Assignment
Transcribe each of the entries exactly.

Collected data
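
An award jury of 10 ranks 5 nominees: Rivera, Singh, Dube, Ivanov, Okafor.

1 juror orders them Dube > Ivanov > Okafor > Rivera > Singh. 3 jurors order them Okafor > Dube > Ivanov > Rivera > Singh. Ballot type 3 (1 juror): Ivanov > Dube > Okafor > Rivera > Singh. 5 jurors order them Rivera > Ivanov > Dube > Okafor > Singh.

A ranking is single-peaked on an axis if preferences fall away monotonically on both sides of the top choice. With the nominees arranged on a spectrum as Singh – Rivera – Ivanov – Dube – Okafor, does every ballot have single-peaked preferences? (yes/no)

yes

Axis positions: Singh=1, Rivera=2, Ivanov=3, Dube=4, Okafor=5.
Ballot type 1 (peak Dube at position 4): ranking walks positions 4-3-5-2-1, expanding outward from the peak — single-peaked.
Ballot type 2 (peak Okafor at position 5): ranking walks positions 5-4-3-2-1, expanding outward from the peak — single-peaked.
Ballot type 3 (peak Ivanov at position 3): ranking walks positions 3-4-5-2-1, expanding outward from the peak — single-peaked.
Ballot type 4 (peak Rivera at position 2): ranking walks positions 2-3-4-5-1, expanding outward from the peak — single-peaked.
Every ranking is single-peaked on this axis.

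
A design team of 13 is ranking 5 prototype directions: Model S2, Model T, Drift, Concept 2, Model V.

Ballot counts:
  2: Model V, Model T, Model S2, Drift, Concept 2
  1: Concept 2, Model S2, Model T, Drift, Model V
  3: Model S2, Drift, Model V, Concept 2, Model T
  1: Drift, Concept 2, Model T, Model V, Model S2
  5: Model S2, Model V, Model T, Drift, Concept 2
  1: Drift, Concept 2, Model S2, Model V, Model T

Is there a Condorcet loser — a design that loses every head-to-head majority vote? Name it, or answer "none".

Pairwise majorities:
Model S2 vs Model T: 1+3+5+1 = 10 for Model S2, 3 for Model T — Model S2 by 10–3.
Model S2 vs Drift: Model S2 is ranked higher on 2+1+3+5 = 11 ballots, Drift on 2. Model S2 wins 11–2.
Model S2–Concept 2: Model S2 10–3.
Model S2–Model V: Model S2 10–3.
Model T vs Drift: 8 to 5, Model T.
Model T–Concept 2: Model T 7–6.
Model T vs Model V: Model T preferred on 1+1 = 2 ballots; Model V wins 11–2.
Drift vs Concept 2: Drift preferred on 2+3+1+5+1 = 12 ballots; Drift wins 12–1.
Drift vs Model V: Model V, 7–6.
Concept 2 vs Model V: 1+1+1 = 3 for Concept 2, 10 for Model V — Model V by 10–3.
Only Concept 2 has no wins; Concept 2 is the Condorcet loser.

Concept 2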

Written response
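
An award jury of 10 ranks 5 nominees: Rivera, Singh, Dube, Ivanov, Okafor.

1 juror orders them Dube > Ivanov > Okafor > Rivera > Singh. 3 jurors order them Okafor > Dube > Ivanov > Rivera > Singh. Ballot type 3 (1 juror): Ivanov > Dube > Okafor > Rivera > Singh. 5 jurors order them Rivera > Ivanov > Dube > Okafor > Singh.

A ranking is single-peaked on an axis if preferences fall away monotonically on both sides of the top choice. With the nominees arranged on a spectrum as Singh – Rivera – Ivanov – Dube – Okafor, does every ballot have single-peaked preferences? (yes/no)

yes

Axis positions: Singh=1, Rivera=2, Ivanov=3, Dube=4, Okafor=5.
Ballot type 1 (peak Dube at position 4): ranking walks positions 4-3-5-2-1, expanding outward from the peak — single-peaked.
Ballot type 2 (peak Okafor at position 5): ranking walks positions 5-4-3-2-1, expanding outward from the peak — single-peaked.
Ballot type 3 (peak Ivanov at position 3): ranking walks positions 3-4-5-2-1, expanding outward from the peak — single-peaked.
Ballot type 4 (peak Rivera at position 2): ranking walks positions 2-3-4-5-1, expanding outward from the peak — single-peaked.
Every ranking is single-peaked on this axis.

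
A design team of 13 is ranking 5 prototype directions: Model S2, Model T, Drift, Concept 2, Model V.

Ballot counts:
  2: Model V, Model T, Model S2, Drift, Concept 2
  1: Concept 2, Model S2, Model T, Drift, Model V
  3: Model S2, Drift, Model V, Concept 2, Model T
  1: Drift, Concept 2, Model T, Model V, Model S2
  5: Model S2, Model V, Model T, Drift, Concept 2
  1: Drift, Concept 2, Model S2, Model V, Model T

Is there a Condorcet loser — a design that loses every head-to-head majority vote? Name it, or answer "none".

Pairwise majorities:
Model S2 vs Model T: 1+3+5+1 = 10 for Model S2, 3 for Model T — Model S2 by 10–3.
Model S2 vs Drift: Model S2 is ranked higher on 2+1+3+5 = 11 ballots, Drift on 2. Model S2 wins 11–2.
Model S2–Concept 2: Model S2 10–3.
Model S2–Model V: Model S2 10–3.
Model T vs Drift: 8 to 5, Model T.
Model T–Concept 2: Model T 7–6.
Model T vs Model V: Model T preferred on 1+1 = 2 ballots; Model V wins 11–2.
Drift vs Concept 2: Drift preferred on 2+3+1+5+1 = 12 ballots; Drift wins 12–1.
Drift vs Model V: Model V, 7–6.
Concept 2 vs Model V: 1+1+1 = 3 for Concept 2, 10 for Model V — Model V by 10–3.
Only Concept 2 has no wins; Concept 2 is the Condorcet loser.

Concept 2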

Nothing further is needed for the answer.